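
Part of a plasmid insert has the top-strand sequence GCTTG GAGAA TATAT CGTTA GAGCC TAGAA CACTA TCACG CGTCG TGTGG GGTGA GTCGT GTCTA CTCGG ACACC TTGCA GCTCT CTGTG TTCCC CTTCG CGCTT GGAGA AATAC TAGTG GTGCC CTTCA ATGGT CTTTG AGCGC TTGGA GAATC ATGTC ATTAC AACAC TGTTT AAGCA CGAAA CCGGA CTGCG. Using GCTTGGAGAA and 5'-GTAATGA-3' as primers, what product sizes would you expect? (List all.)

165 bp, 64 bp, 22 bp

The forward primer GCTTGGAGAA matches the top strand at positions 1–10, 102–111, 144–153.
The reverse primer's reverse complement is TCATTAC, matching at positions 159–165.
Each forward site pairs with the reverse site to give a product ending at position 165: sizes 165, 64, 22 bp.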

* **Your assignment**
Having read the entries above, restate them all word for word.

* **Solution to the exercise**
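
Part of a plasmid insert has the top-strand sequence GCTTG GAGAA TATAT CGTTA GAGCC TAGAA CACTA TCACG CGTCG TGTGG GGTGA GTCGT GTCTA CTCGG ACACC TTGCA GCTCT CTGTG TTCCC CTTCG CGCTT GGAGA AATAC TAGTG GTGCC CTTCA ATGGT CTTTG AGCGC TTGGA GAATC ATGTC ATTAC AACAC TGTTT AAGCA CGAAA CCGGA CTGCG. Using GCTTGGAGAA and 5'-GTAATGA-3' as primers, what product sizes would you expect? (List all.)

165 bp, 64 bp, 22 bp

The forward primer GCTTGGAGAA matches the top strand at positions 1–10, 102–111, 144–153.
The reverse primer's reverse complement is TCATTAC, matching at positions 159–165.
Each forward site pairs with the reverse site to give a product ending at position 165: sizes 165, 64, 22 bp.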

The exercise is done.